Task details: Whenever a line in the entries includes the word "over", copy that line out.

Records shown:
________________________

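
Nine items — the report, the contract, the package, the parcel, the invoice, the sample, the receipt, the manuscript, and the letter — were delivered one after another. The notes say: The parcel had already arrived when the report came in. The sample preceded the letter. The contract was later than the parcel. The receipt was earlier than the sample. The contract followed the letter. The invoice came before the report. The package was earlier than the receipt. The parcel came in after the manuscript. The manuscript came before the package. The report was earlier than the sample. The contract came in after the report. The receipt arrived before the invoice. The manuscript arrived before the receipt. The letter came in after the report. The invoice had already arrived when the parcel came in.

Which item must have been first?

the manuscript

The manuscript has a chain of constraints placing it before every other item, so the manuscript must be first.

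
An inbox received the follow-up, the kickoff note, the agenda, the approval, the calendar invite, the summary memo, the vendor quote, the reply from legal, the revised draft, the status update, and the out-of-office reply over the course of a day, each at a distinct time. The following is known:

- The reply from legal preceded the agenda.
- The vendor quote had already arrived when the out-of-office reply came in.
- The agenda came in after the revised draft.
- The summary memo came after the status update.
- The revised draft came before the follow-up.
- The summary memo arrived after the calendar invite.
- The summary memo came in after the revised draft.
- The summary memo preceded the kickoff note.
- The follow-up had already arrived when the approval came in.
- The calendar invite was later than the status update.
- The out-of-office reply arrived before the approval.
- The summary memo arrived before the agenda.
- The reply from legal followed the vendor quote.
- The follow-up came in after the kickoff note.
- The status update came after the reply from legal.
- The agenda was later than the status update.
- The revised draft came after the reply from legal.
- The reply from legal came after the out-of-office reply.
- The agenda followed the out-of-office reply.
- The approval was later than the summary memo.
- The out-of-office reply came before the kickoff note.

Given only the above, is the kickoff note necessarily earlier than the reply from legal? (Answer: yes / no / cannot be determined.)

no

Tracing the constraints gives the reply from legal → the revised draft → the summary memo → the kickoff note, so the reply from legal must come before the kickoff note.
That means the kickoff note cannot be before the reply from legal.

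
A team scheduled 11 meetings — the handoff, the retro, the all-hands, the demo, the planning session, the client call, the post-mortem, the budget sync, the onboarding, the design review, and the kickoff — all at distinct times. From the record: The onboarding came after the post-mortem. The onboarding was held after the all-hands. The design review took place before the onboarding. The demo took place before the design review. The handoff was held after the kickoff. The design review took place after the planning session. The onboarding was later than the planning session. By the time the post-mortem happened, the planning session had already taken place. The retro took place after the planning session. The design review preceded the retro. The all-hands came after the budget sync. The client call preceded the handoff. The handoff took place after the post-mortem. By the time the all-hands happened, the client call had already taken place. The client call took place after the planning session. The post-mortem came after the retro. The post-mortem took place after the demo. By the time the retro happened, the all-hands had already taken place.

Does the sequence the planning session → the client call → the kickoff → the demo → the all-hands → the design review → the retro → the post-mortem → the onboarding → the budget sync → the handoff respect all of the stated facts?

The constraints require the budget sync before the all-hands, but in the proposed sequence the all-hands appears ahead of the budget sync. That one violation is enough.

no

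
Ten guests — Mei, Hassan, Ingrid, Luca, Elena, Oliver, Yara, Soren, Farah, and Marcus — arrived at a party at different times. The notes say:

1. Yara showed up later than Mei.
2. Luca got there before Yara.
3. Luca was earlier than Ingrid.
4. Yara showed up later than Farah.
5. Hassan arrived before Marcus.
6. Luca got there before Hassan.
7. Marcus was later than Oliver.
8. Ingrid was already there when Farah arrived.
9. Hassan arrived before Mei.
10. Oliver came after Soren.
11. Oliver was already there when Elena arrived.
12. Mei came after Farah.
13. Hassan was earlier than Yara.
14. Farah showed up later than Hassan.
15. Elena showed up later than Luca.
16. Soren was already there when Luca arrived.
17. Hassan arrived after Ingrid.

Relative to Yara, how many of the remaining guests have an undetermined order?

3

Forced before Yara: Farah, Hassan, Ingrid, Luca, Mei, and Soren.
That leaves Elena, Marcus, and Oliver with no forced order relative to Yara — 3.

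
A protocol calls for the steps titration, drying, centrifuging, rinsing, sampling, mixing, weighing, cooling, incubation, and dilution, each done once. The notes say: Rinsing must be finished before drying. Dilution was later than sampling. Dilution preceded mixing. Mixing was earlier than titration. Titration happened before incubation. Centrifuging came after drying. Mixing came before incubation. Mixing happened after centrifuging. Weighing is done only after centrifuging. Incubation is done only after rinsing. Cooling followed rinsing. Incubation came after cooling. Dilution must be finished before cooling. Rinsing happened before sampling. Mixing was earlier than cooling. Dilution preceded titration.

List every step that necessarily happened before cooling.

centrifuging, dilution, drying, mixing, rinsing, sampling

Directly stated before cooling: dilution, mixing, and rinsing.
Centrifuging reaches cooling via centrifuging → mixing → cooling.
Drying reaches cooling via drying → centrifuging → mixing → cooling.
Sampling reaches cooling via sampling → dilution → cooling.
No chain forces weighing (or any of the others) ahead of cooling.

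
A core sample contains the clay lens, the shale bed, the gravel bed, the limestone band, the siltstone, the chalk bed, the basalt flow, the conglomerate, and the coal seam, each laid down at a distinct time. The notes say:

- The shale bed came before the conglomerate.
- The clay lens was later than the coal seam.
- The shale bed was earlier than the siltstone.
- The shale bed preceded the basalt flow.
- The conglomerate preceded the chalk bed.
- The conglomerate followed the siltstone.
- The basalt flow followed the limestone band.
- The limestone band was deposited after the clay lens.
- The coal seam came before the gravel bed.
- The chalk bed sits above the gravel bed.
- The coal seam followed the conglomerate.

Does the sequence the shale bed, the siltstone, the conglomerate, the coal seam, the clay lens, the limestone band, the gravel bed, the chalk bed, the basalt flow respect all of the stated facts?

Check each stated constraint against the proposed order — e.g. the conglomerate is ahead of the chalk bed; the shale bed is ahead of the basalt flow. Every pair is in the required order; nothing is violated.

yes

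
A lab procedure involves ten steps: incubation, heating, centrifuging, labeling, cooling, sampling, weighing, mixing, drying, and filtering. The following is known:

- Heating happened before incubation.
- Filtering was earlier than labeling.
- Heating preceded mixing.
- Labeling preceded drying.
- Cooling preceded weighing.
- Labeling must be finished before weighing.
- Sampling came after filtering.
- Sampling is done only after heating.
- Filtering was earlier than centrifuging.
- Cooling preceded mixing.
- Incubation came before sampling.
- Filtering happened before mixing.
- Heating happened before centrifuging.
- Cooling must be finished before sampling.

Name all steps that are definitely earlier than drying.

Directly stated before drying: labeling.
Filtering reaches drying via filtering → labeling → drying.
No chain forces heating (or any of the others) ahead of drying.

filtering, labeling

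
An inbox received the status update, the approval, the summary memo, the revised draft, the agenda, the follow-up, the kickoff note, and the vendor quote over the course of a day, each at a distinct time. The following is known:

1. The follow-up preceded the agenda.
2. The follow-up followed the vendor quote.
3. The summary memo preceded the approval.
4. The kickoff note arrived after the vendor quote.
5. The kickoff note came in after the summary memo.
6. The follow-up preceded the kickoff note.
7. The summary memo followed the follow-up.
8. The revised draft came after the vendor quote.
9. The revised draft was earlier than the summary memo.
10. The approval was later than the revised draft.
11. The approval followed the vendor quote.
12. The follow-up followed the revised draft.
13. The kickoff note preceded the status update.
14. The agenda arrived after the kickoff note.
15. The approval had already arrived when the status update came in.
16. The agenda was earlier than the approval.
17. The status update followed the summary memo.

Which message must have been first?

the vendor quote

The vendor quote has a chain of constraints placing it before every other message, so the vendor quote must be first.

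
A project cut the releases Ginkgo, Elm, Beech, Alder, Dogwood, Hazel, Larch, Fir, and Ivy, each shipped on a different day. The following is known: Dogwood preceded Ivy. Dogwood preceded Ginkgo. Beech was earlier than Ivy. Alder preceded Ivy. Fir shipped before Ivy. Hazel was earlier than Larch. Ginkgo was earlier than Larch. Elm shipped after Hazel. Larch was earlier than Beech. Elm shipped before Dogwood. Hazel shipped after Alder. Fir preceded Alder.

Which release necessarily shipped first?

Fir

Fir has a chain of constraints placing it before every other release, so Fir must be first.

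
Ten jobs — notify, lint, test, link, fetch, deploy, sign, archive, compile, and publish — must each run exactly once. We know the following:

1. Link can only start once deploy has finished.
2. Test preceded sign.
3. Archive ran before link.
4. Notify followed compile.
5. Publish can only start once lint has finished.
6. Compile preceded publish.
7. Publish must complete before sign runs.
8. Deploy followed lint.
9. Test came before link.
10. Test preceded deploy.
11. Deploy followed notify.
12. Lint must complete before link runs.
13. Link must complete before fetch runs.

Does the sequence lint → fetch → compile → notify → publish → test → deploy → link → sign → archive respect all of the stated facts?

no

The constraints require link before fetch, but in the proposed sequence fetch appears ahead of link. That one violation is enough.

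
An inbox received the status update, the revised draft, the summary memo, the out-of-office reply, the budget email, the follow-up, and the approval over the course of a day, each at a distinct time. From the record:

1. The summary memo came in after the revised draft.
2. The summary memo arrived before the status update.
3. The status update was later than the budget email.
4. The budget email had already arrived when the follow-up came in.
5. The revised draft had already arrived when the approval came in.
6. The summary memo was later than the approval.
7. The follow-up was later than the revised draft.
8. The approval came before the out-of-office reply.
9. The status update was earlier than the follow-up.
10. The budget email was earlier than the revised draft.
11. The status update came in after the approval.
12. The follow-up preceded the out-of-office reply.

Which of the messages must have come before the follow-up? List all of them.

Directly stated before the follow-up: the budget email, the revised draft, and the status update.
The approval reaches the follow-up via the approval → the status update → the follow-up.
The summary memo reaches the follow-up via the summary memo → the status update → the follow-up.

the approval, the budget email, the revised draft, the status update, the summary memo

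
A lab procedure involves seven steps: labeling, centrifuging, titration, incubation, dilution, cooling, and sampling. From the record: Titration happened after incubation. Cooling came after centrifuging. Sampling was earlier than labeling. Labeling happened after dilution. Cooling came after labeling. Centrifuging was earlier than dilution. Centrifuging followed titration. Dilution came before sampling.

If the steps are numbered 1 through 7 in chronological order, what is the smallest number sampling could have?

Centrifuging, dilution, incubation, and titration must all come before sampling — 4 forced predecessors.
Nothing else is forced ahead of sampling, so its earliest slot is position 4 + 1 = 5.

5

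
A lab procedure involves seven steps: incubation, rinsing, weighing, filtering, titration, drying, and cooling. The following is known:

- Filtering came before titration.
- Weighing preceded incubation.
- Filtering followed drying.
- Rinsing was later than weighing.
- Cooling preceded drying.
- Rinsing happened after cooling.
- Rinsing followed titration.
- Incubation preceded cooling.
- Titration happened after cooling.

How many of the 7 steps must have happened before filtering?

4

Directly stated before filtering: drying.
Cooling reaches filtering via cooling → drying → filtering.
Incubation reaches filtering via incubation → cooling → drying → filtering.
Weighing reaches filtering via weighing → incubation → cooling → drying → filtering.
That's cooling, drying, incubation, and weighing — 4 in all.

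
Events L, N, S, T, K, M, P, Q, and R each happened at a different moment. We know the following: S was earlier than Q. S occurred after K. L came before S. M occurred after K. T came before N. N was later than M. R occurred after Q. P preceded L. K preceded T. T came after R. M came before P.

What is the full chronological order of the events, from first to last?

K, M, P, L, S, Q, R, T, N

The constraints fix every adjacent pair, so only one ordering works:
K → M → P → L → S → Q → R → T → N.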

________________________

Answer area:
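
An inbox received the follow-up, the kickoff note, the agenda, the approval, the calendar invite, the summary memo, the vendor quote, the reply from legal, the revised draft, the status update, and the out-of-office reply over the course of a day, each at a distinct time. The following is known:
An inbox received the status update, the approval, the summary memo, the revised draft, the agenda, the follow-up, the kickoff note, and the vendor quote over the course of a day, each at a distinct time. The following is known:
An inbox received the status update, the revised draft, the summary memo, the out-of-office reply, the budget email, the follow-up, and the approval over the course of a day, each at a distinct time. From the record: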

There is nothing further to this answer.